* [PROBLEM TO WORK ON] Below are the records. Restate word for word every line from the one that contains "1.24 mol of" through the final line, both included.

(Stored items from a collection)
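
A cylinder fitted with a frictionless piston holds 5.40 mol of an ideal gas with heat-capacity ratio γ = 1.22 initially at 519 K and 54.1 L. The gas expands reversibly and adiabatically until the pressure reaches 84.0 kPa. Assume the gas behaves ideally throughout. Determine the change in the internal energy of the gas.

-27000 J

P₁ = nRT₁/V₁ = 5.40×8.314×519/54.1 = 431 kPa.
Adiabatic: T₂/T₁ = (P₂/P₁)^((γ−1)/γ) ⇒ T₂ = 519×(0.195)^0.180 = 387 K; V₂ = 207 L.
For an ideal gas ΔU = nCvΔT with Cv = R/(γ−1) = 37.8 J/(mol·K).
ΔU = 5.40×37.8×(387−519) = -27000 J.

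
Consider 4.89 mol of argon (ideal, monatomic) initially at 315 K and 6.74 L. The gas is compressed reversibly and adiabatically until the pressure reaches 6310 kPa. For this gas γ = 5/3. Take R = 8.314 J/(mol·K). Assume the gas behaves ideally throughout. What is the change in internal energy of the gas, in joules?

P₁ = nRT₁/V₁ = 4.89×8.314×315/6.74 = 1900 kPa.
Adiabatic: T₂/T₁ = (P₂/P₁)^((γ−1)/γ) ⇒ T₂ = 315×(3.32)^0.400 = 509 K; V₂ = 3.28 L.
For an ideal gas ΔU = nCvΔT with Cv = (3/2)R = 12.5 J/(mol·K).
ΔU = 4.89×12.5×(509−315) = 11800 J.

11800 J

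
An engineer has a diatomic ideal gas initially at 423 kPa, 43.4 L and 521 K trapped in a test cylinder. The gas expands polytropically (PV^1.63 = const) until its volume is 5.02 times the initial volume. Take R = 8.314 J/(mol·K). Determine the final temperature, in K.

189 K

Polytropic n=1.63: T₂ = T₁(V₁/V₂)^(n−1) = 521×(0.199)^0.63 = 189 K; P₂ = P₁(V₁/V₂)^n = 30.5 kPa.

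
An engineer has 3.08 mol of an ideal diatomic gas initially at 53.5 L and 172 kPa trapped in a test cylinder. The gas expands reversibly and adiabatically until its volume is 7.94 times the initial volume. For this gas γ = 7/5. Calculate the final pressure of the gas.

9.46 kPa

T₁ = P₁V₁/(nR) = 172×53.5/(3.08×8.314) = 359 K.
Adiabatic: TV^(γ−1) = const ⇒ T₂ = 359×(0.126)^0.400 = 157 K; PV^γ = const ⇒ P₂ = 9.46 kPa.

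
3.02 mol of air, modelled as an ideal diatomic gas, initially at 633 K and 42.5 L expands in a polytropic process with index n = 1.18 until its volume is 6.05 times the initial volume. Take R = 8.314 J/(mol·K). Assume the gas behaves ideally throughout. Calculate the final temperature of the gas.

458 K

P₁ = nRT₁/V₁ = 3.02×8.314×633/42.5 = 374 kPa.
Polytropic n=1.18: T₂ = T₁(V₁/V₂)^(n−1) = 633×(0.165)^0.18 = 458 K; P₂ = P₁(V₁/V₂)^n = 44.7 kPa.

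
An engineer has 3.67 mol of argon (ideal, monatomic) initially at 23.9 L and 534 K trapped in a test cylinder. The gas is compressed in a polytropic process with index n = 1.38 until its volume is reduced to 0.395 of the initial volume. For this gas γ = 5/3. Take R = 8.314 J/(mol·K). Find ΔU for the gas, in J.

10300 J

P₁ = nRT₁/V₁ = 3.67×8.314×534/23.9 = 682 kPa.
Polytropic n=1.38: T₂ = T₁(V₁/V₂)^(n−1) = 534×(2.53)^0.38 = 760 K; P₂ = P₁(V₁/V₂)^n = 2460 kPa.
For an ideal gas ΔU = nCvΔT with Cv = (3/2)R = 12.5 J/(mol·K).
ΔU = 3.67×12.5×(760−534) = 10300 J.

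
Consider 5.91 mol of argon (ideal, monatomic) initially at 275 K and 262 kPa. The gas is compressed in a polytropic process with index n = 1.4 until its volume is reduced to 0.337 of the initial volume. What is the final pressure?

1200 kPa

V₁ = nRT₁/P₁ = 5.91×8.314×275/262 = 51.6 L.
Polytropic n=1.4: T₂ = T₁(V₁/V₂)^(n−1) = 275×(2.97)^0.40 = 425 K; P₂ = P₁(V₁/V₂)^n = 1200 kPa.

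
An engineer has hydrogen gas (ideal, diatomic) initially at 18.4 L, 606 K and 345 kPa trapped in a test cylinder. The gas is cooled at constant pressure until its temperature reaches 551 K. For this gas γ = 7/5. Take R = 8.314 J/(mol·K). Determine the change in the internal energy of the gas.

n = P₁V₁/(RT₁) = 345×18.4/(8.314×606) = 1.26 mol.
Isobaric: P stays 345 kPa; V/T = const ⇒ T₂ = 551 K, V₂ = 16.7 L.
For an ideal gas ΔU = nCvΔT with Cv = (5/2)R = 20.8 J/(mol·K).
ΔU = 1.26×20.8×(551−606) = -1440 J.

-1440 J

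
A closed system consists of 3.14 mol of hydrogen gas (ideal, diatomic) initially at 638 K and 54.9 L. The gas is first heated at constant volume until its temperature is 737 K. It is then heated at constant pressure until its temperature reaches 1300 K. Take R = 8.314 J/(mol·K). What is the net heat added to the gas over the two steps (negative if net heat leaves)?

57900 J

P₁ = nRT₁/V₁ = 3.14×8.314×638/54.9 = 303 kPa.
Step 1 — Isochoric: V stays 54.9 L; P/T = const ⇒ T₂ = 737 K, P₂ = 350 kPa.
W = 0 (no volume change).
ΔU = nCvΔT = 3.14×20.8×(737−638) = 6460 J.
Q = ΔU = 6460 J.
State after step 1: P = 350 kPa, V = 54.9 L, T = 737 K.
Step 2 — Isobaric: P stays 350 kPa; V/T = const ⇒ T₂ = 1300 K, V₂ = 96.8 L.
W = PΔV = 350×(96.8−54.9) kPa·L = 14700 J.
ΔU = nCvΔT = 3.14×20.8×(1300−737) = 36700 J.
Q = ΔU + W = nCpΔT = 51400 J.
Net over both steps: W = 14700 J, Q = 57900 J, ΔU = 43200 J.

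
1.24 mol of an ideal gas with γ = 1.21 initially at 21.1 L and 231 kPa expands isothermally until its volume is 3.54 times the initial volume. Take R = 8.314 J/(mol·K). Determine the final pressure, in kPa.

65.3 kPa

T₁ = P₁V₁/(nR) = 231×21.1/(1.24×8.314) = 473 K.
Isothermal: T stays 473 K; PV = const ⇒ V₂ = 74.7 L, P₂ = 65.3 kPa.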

* [RESPONSE]
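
1.24 mol of an ideal gas with γ = 1.21 initially at 21.1 L and 231 kPa expands isothermally until its volume is 3.54 times the initial volume. Take R = 8.314 J/(mol·K). Determine the final pressure, in kPa.

65.3 kPa

T₁ = P₁V₁/(nR) = 231×21.1/(1.24×8.314) = 473 K.
Isothermal: T stays 473 K; PV = const ⇒ V₂ = 74.7 L, P₂ = 65.3 kPa.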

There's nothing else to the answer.